# What the task asks:
The expected output is the complete listing, copied exactly.

# Record set:
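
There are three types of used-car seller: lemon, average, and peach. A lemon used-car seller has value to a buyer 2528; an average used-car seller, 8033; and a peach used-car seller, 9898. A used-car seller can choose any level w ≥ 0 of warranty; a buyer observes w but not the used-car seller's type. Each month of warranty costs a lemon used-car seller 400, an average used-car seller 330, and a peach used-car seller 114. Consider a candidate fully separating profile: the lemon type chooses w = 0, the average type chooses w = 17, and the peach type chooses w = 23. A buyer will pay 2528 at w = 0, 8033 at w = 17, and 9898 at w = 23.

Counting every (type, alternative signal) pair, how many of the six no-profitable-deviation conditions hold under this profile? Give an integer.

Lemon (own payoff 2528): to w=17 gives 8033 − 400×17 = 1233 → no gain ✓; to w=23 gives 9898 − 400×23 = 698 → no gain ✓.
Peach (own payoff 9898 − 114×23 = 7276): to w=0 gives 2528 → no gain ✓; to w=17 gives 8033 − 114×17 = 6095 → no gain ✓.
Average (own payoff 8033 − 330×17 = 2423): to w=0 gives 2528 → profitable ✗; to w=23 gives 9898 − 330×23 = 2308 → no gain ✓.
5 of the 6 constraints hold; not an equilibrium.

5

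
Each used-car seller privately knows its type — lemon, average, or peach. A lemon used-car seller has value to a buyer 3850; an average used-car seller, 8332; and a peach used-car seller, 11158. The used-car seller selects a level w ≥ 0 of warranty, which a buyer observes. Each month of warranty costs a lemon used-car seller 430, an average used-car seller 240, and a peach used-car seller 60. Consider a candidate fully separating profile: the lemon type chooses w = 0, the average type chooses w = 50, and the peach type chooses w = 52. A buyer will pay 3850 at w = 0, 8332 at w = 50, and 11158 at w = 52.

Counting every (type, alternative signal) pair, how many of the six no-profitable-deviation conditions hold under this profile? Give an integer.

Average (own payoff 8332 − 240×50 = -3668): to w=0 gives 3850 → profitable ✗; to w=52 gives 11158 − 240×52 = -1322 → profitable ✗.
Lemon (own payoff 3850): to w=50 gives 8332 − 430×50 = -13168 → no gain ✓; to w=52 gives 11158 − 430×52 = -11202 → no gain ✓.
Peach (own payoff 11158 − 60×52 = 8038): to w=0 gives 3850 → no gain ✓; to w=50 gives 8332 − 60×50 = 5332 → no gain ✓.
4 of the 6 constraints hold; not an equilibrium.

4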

# Completed exercise:
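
There are three types of used-car seller: lemon, average, and peach. A lemon used-car seller has value to a buyer 2528; an average used-car seller, 8033; and a peach used-car seller, 9898. A used-car seller can choose any level w ≥ 0 of warranty; a buyer observes w but not the used-car seller's type. Each month of warranty costs a lemon used-car seller 400, an average used-car seller 330, and a peach used-car seller 114. Consider a candidate fully separating profile: the lemon type chooses w = 0, the average type chooses w = 17, and the peach type chooses w = 23. A buyer will pay 2528 at w = 0, 8033 at w = 17, and 9898 at w = 23.

Counting every (type, alternative signal) pair, how many of the six no-profitable-deviation conditions hold under this profile? Give an integer.

Lemon (own payoff 2528): to w=17 gives 8033 − 400×17 = 1233 → no gain ✓; to w=23 gives 9898 − 400×23 = 698 → no gain ✓.
Peach (own payoff 9898 − 114×23 = 7276): to w=0 gives 2528 → no gain ✓; to w=17 gives 8033 − 114×17 = 6095 → no gain ✓.
Average (own payoff 8033 − 330×17 = 2423): to w=0 gives 2528 → profitable ✗; to w=23 gives 9898 − 330×23 = 2308 → no gain ✓.
5 of the 6 constraints hold; not an equilibrium.

5

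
Each used-car seller privately knows its type — lemon, average, or peach. A lemon used-car seller has value to a buyer 3850; an average used-car seller, 8332; and a peach used-car seller, 11158. The used-car seller selects a level w ≥ 0 of warranty, which a buyer observes. Each month of warranty costs a lemon used-car seller 430, an average used-car seller 240, and a peach used-car seller 60. Consider a candidate fully separating profile: the lemon type chooses w = 0, the average type chooses w = 50, and the peach type chooses w = 52. A buyer will pay 3850 at w = 0, 8332 at w = 50, and 11158 at w = 52.

Counting every (type, alternative signal) pair, how many of the six no-profitable-deviation conditions hold under this profile? Give an integer.

Average (own payoff 8332 − 240×50 = -3668): to w=0 gives 3850 → profitable ✗; to w=52 gives 11158 − 240×52 = -1322 → profitable ✗.
Lemon (own payoff 3850): to w=50 gives 8332 − 430×50 = -13168 → no gain ✓; to w=52 gives 11158 − 430×52 = -11202 → no gain ✓.
Peach (own payoff 11158 − 60×52 = 8038): to w=0 gives 3850 → no gain ✓; to w=50 gives 8332 − 60×50 = 5332 → no gain ✓.
4 of the 6 constraints hold; not an equilibrium.

4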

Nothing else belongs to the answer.